**Work to complete**
Repeat each line of the data exactly as written.

++++++++++

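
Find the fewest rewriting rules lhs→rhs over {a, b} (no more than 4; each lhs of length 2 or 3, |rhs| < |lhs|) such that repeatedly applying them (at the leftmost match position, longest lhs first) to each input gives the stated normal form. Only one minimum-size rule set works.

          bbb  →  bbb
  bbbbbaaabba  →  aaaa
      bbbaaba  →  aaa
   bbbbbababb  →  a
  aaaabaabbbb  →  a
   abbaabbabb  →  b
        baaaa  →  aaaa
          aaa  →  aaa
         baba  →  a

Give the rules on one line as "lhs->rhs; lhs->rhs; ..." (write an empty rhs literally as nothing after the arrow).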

++++++++++

**Written answer**
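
Find the fewest rewriting rules lhs→rhs over {a, b} (no more than 4; each lhs of length 2 or 3, |rhs| < |lhs|) such that repeatedly applying them (at the leftmost match position, longest lhs first) to each input gives the stated normal form. Only one minimum-size rule set works.

          bbb  →  bbb
  bbbbbaaabba  →  aaaa
      bbbaaba  →  aaa
   bbbbbababb  →  a
  aaaabaabbbb  →  a
   abbaabbabb  →  b
        baaaa  →  aaaa
          aaa  →  aaa
         baba  →  a

Give the rules on one line as "lhs->rhs; lhs->rhs; ..." (write an empty rhs literally as nothing after the arrow).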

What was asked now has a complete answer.